=== What is needed ===
The answer should be an exact copy of the lines from the one with "List the hybridization" through the end of the listing below, with no other lines.

Materials provided Block Start

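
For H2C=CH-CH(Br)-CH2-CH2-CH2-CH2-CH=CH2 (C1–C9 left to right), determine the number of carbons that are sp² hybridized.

4

C1: sp2 ✓
C2: sp2 ✓
C3: sp3
C4: sp3
C5: sp3
C6: sp3
C7: sp3
C8: sp2 ✓
C9: sp2 ✓
C1, C2, C8, C9 → 4 sp2 carbons.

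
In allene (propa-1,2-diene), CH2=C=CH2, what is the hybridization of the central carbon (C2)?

sp

Two σ bonds and two π bonds (one to each neighbour) → sp.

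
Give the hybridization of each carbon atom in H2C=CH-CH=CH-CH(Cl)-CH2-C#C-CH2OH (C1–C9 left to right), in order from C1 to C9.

C1 sp2, C2 sp2, C3 sp2, C4 sp2, C5 sp3, C6 sp3, C7 sp, C8 sp, C9 sp3

C1 — 3 σ bonds, plus one π bond. Steric number 3, so sp2.
C2 has 3 σ bonds, plus one π bond: steric number 3 → sp2.
C3 has 3 σ bonds, plus one π bond: steric number 3 → sp2.
C4 — 3 σ bonds, plus one π bond. Steric number 3, so sp2.
C5: 4 σ bonds — 4 electron domains, sp3.
C6: 4 σ bonds; 4 regions of electron density → sp3.
C7 — 2 σ bonds, plus two π bonds. Steric number 2, so sp.
C8: 2 σ bonds, plus two π bonds — 2 electron domains, sp.
C9 — 4 σ bonds. Steric number 4, so sp3.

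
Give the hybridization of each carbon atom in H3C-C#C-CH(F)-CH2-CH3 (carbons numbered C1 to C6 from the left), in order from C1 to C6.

C1 sp3, C2 sp, C3 sp, C4 sp3, C5 sp3, C6 sp3

C1 — 4 σ bonds. Steric number 4, so sp3.
C2 — 2 σ bonds, plus two π bonds. Steric number 2, so sp.
C3 — 2 σ bonds, plus two π bonds. Steric number 2, so sp.
C4: 4 σ bonds; 4 regions of electron density → sp3.
C5: 4 σ bonds — 4 electron domains, sp3.
C6: 4 σ bonds; 4 regions of electron density → sp3.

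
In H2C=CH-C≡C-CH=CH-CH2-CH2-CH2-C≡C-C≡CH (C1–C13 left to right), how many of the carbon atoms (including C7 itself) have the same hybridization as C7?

C7 is sp3 (only σ bonds).
C1: sp2
C2: sp2
C3: sp
C4: sp
C5: sp2
C6: sp2
C7: sp3 ✓
C8: sp3 ✓
C9: sp3 ✓
C10: sp
C11: sp
C12: sp
C13: sp
3 carbons are sp3.

3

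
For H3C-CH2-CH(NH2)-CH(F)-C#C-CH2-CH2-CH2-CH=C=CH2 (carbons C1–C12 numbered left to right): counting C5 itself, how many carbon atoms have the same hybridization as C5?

C5 is sp (two π bonds).
C1: sp3
C2: sp3
C3: sp3
C4: sp3
C5: sp ✓
C6: sp ✓
C7: sp3
C8: sp3
C9: sp3
C10: sp2
C11: sp ✓
C12: sp2
3 carbons are sp.

3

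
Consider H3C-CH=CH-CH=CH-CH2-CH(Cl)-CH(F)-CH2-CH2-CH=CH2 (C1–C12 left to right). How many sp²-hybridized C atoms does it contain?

C1: sp3
C2: sp2 ✓
C3: sp2 ✓
C4: sp2 ✓
C5: sp2 ✓
C6: sp3
C7: sp3
C8: sp3
C9: sp3
C10: sp3
C11: sp2 ✓
C12: sp2 ✓
C2, C3, C4, C5, C11, C12 → 6 sp2 carbons.

6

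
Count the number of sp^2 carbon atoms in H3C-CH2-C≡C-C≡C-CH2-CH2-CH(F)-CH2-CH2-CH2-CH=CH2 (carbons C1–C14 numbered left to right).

2

C1: sp3
C2: sp3
C3: sp
C4: sp
C5: sp
C6: sp
C7: sp3
C8: sp3
C9: sp3
C10: sp3
C11: sp3
C12: sp3
C13: sp2 ✓
C14: sp2 ✓
C13, C14 → 2 sp2 carbons.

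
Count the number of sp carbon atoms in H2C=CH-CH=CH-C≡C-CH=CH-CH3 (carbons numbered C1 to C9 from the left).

C1: sp2
C2: sp2
C3: sp2
C4: sp2
C5: sp ✓
C6: sp ✓
C7: sp2
C8: sp2
C9: sp3
C5, C6 → 2 sp carbons.

2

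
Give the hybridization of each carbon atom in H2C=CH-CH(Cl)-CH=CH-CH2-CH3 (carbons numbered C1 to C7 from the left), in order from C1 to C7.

C1 sp2, C2 sp2, C3 sp3, C4 sp2, C5 sp2, C6 sp3, C7 sp3

C1 — 3 σ bonds, plus one π bond. Steric number 3, so sp2.
C2 carries 3 σ bonds, plus one π bond, giving a steric number of 3, so it is sp2.
C3: 4 σ bonds — 4 electron domains, sp3.
C4 has 3 σ bonds, plus one π bond: steric number 3 → sp2.
C5 carries 3 σ bonds, plus one π bond, giving a steric number of 3, so it is sp2.
C6: 4 σ bonds; 4 regions of electron density → sp3.
C7 has 4 σ bonds: steric number 4 → sp3.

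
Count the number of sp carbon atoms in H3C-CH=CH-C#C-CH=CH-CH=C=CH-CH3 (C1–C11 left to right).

3

C1: sp3
C2: sp2
C3: sp2
C4: sp ✓
C5: sp ✓
C6: sp2
C7: sp2
C8: sp2
C9: sp ✓
C10: sp2
C11: sp3
C4, C5, C9 → 3 sp carbons.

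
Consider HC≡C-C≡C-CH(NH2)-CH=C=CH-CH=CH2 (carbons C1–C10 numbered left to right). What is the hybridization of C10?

C10 is sp2: 3 σ bonds, plus one π bond, 3 electron-density regions.

sp²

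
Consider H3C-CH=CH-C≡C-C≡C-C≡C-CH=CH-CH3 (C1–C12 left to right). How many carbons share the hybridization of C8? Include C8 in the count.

6

C8 is sp (two π bonds).
C1: sp3
C2: sp2
C3: sp2
C4: sp ✓
C5: sp ✓
C6: sp ✓
C7: sp ✓
C8: sp ✓
C9: sp ✓
C10: sp2
C11: sp2
C12: sp3
6 carbons are sp.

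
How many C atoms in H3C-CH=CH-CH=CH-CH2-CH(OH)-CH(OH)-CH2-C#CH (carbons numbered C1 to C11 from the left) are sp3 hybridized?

C1: sp3 ✓
C2: sp2
C3: sp2
C4: sp2
C5: sp2
C6: sp3 ✓
C7: sp3 ✓
C8: sp3 ✓
C9: sp3 ✓
C10: sp
C11: sp
C1, C6, C7, C8, C9 → 5 sp3 carbons.

5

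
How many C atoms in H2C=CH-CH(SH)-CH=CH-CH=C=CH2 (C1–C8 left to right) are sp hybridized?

1

C1: sp2
C2: sp2
C3: sp3
C4: sp2
C5: sp2
C6: sp2
C7: sp ✓
C8: sp2
C7 → 1 sp carbon.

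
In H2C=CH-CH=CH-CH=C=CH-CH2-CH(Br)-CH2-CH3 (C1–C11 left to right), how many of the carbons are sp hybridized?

1

C1: sp2
C2: sp2
C3: sp2
C4: sp2
C5: sp2
C6: sp ✓
C7: sp2
C8: sp3
C9: sp3
C10: sp3
C11: sp3
C6 → 1 sp carbon.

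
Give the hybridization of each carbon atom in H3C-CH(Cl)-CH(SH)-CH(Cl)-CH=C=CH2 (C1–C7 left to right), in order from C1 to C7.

C1 sp3, C2 sp3, C3 sp3, C4 sp3, C5 sp2, C6 sp, C7 sp2

C1 is sp3: 4 σ bonds, 4 electron-density regions.
C2: 4 σ bonds; 4 regions of electron density → sp3.
C3 carries 4 σ bonds, giving a steric number of 4, so it is sp3.
C4: 4 σ bonds; 4 regions of electron density → sp3.
C5 is sp2: 3 σ bonds, plus one π bond, 3 electron-density regions.
C6: 2 σ bonds, plus two π bonds; 2 regions of electron density → sp.
C7 carries 3 σ bonds, plus one π bond, giving a steric number of 3, so it is sp2.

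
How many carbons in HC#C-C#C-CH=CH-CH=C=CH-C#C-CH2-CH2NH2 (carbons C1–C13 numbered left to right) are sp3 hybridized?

C1: sp
C2: sp
C3: sp
C4: sp
C5: sp2
C6: sp2
C7: sp2
C8: sp
C9: sp2
C10: sp
C11: sp
C12: sp3 ✓
C13: sp3 ✓
C12, C13 → 2 sp3 carbons.

2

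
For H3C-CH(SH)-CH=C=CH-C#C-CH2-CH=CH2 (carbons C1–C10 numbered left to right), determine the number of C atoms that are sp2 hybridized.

4

C1: sp3
C2: sp3
C3: sp2 ✓
C4: sp
C5: sp2 ✓
C6: sp
C7: sp
C8: sp3
C9: sp2 ✓
C10: sp2 ✓
C3, C5, C9, C10 → 4 sp2 carbons.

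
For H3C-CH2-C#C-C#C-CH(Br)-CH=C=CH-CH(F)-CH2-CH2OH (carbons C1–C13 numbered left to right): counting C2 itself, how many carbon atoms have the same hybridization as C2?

C2 is sp3 (only σ bonds).
C1: sp3 ✓
C2: sp3 ✓
C3: sp
C4: sp
C5: sp
C6: sp
C7: sp3 ✓
C8: sp2
C9: sp
C10: sp2
C11: sp3 ✓
C12: sp3 ✓
C13: sp3 ✓
6 carbons are sp3.

6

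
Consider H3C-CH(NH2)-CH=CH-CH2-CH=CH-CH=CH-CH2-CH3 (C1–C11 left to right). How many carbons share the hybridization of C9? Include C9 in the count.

C9 is sp2 (one π bond).
C1: sp3
C2: sp3
C3: sp2 ✓
C4: sp2 ✓
C5: sp3
C6: sp2 ✓
C7: sp2 ✓
C8: sp2 ✓
C9: sp2 ✓
C10: sp3
C11: sp3
6 carbons are sp2.

6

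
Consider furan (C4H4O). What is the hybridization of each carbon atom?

sp2

Each carbon atom: 3 σ bonds, plus one π bond — 3 electron domains, sp2.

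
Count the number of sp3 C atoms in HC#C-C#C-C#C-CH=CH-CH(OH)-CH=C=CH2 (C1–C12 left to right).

1

C1: sp
C2: sp
C3: sp
C4: sp
C5: sp
C6: sp
C7: sp2
C8: sp2
C9: sp3 ✓
C10: sp2
C11: sp
C12: sp2
C9 → 1 sp3 carbon.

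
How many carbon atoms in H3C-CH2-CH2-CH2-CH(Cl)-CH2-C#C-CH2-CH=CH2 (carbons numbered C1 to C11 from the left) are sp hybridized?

C1: sp3
C2: sp3
C3: sp3
C4: sp3
C5: sp3
C6: sp3
C7: sp ✓
C8: sp ✓
C9: sp3
C10: sp2
C11: sp2
C7, C8 → 2 sp carbons.

2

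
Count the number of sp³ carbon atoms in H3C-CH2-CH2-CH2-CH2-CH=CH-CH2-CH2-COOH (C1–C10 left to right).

7

C1: sp3 ✓
C2: sp3 ✓
C3: sp3 ✓
C4: sp3 ✓
C5: sp3 ✓
C6: sp2
C7: sp2
C8: sp3 ✓
C9: sp3 ✓
C10: sp2
C1, C2, C3, C4, C5, C8, C9 → 7 sp3 carbons.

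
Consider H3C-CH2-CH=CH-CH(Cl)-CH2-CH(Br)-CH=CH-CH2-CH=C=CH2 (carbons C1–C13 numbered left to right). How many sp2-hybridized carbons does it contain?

6

C1: sp3
C2: sp3
C3: sp2 ✓
C4: sp2 ✓
C5: sp3
C6: sp3
C7: sp3
C8: sp2 ✓
C9: sp2 ✓
C10: sp3
C11: sp2 ✓
C12: sp
C13: sp2 ✓
C3, C4, C8, C9, C11, C13 → 6 sp2 carbons.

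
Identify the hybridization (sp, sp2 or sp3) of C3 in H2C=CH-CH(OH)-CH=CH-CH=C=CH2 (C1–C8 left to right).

C3: 4 σ bonds — 4 electron domains, sp3.

sp^3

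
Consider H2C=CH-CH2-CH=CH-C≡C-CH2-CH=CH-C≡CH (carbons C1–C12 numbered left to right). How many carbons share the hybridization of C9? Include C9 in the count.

C9 is sp2 (one π bond).
C1: sp2 ✓
C2: sp2 ✓
C3: sp3
C4: sp2 ✓
C5: sp2 ✓
C6: sp
C7: sp
C8: sp3
C9: sp2 ✓
C10: sp2 ✓
C11: sp
C12: sp
6 carbons are sp2.

6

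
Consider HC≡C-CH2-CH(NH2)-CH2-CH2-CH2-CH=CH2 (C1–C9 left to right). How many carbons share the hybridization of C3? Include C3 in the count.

5

C3 is sp3 (only σ bonds).
C1: sp
C2: sp
C3: sp3 ✓
C4: sp3 ✓
C5: sp3 ✓
C6: sp3 ✓
C7: sp3 ✓
C8: sp2
C9: sp2
5 carbons are sp3.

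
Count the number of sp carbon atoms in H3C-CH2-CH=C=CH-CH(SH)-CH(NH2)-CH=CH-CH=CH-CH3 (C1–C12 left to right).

1

C1: sp3
C2: sp3
C3: sp2
C4: sp ✓
C5: sp2
C6: sp3
C7: sp3
C8: sp2
C9: sp2
C10: sp2
C11: sp2
C12: sp3
C4 → 1 sp carbon.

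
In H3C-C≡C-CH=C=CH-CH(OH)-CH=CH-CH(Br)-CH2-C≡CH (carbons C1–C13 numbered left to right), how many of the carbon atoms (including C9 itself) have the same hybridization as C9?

4

C9 is sp2 (one π bond).
C1: sp3
C2: sp
C3: sp
C4: sp2 ✓
C5: sp
C6: sp2 ✓
C7: sp3
C8: sp2 ✓
C9: sp2 ✓
C10: sp3
C11: sp3
C12: sp
C13: sp
4 carbons are sp2.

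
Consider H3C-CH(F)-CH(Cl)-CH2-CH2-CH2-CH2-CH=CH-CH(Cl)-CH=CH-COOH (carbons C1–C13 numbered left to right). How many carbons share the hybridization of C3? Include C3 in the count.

C3 is sp3 (only σ bonds).
C1: sp3 ✓
C2: sp3 ✓
C3: sp3 ✓
C4: sp3 ✓
C5: sp3 ✓
C6: sp3 ✓
C7: sp3 ✓
C8: sp2
C9: sp2
C10: sp3 ✓
C11: sp2
C12: sp2
C13: sp2
8 carbons are sp3.

8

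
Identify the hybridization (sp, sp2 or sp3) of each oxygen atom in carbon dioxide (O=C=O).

sp^2

One σ bond + two lone pairs = steric number 3 → sp2.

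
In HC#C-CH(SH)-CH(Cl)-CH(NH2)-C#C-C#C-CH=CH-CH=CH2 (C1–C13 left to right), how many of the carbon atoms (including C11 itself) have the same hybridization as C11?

4

C11 is sp2 (one π bond).
C1: sp
C2: sp
C3: sp3
C4: sp3
C5: sp3
C6: sp
C7: sp
C8: sp
C9: sp
C10: sp2 ✓
C11: sp2 ✓
C12: sp2 ✓
C13: sp2 ✓
4 carbons are sp2.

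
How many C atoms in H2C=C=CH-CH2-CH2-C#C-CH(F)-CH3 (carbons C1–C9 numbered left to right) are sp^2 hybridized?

2

C1: sp2 ✓
C2: sp
C3: sp2 ✓
C4: sp3
C5: sp3
C6: sp
C7: sp
C8: sp3
C9: sp3
C1, C3 → 2 sp2 carbons.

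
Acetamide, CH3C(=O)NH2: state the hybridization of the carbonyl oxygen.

sp2

The carbonyl oxygen: 1 σ bond and 2 lone pairs, plus one π bond — 3 electron domains, sp2.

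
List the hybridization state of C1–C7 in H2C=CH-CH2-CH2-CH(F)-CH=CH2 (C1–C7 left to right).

C1 sp2, C2 sp2, C3 sp3, C4 sp3, C5 sp3, C6 sp2, C7 sp2

C1 is sp2: 3 σ bonds, plus one π bond, 3 electron-density regions.
C2 is sp2: 3 σ bonds, plus one π bond, 3 electron-density regions.
C3 is sp3: 4 σ bonds, 4 electron-density regions.
C4 is sp3: 4 σ bonds, 4 electron-density regions.
C5 (4 σ bonds) has steric number 4: sp3.
C6 (3 σ bonds, plus one π bond) has steric number 3: sp2.
C7: 3 σ bonds, plus one π bond — 3 electron domains, sp2.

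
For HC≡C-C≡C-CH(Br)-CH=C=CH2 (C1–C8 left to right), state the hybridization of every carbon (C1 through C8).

C1 sp, C2 sp, C3 sp, C4 sp, C5 sp3, C6 sp2, C7 sp, C8 sp2

C1 carries 2 σ bonds, plus two π bonds, giving a steric number of 2, so it is sp.
C2 — 2 σ bonds, plus two π bonds. Steric number 2, so sp.
C3 carries 2 σ bonds, plus two π bonds, giving a steric number of 2, so it is sp.
C4 — 2 σ bonds, plus two π bonds. Steric number 2, so sp.
C5: 4 σ bonds; 4 regions of electron density → sp3.
C6 is sp2: 3 σ bonds, plus one π bond, 3 electron-density regions.
C7: 2 σ bonds, plus two π bonds; 2 regions of electron density → sp.
C8 (3 σ bonds, plus one π bond) has steric number 3: sp2.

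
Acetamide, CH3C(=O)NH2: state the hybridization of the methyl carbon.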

Materials provided Block End

=== Solution for this task ===
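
List the hybridization state of C1–C7 in H2C=CH-CH2-CH2-CH(F)-CH=CH2 (C1–C7 left to right).

C1 sp2, C2 sp2, C3 sp3, C4 sp3, C5 sp3, C6 sp2, C7 sp2

C1 is sp2: 3 σ bonds, plus one π bond, 3 electron-density regions.
C2 is sp2: 3 σ bonds, plus one π bond, 3 electron-density regions.
C3 is sp3: 4 σ bonds, 4 electron-density regions.
C4 is sp3: 4 σ bonds, 4 electron-density regions.
C5 (4 σ bonds) has steric number 4: sp3.
C6 (3 σ bonds, plus one π bond) has steric number 3: sp2.
C7: 3 σ bonds, plus one π bond — 3 electron domains, sp2.

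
For HC≡C-C≡C-CH(Br)-CH=C=CH2 (C1–C8 left to right), state the hybridization of every carbon (C1 through C8).

C1 sp, C2 sp, C3 sp, C4 sp, C5 sp3, C6 sp2, C7 sp, C8 sp2

C1 carries 2 σ bonds, plus two π bonds, giving a steric number of 2, so it is sp.
C2 — 2 σ bonds, plus two π bonds. Steric number 2, so sp.
C3 carries 2 σ bonds, plus two π bonds, giving a steric number of 2, so it is sp.
C4 — 2 σ bonds, plus two π bonds. Steric number 2, so sp.
C5: 4 σ bonds; 4 regions of electron density → sp3.
C6 is sp2: 3 σ bonds, plus one π bond, 3 electron-density regions.
C7: 2 σ bonds, plus two π bonds; 2 regions of electron density → sp.
C8 (3 σ bonds, plus one π bond) has steric number 3: sp2.

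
Acetamide, CH3C(=O)NH2: state the hybridization of the methyl carbon.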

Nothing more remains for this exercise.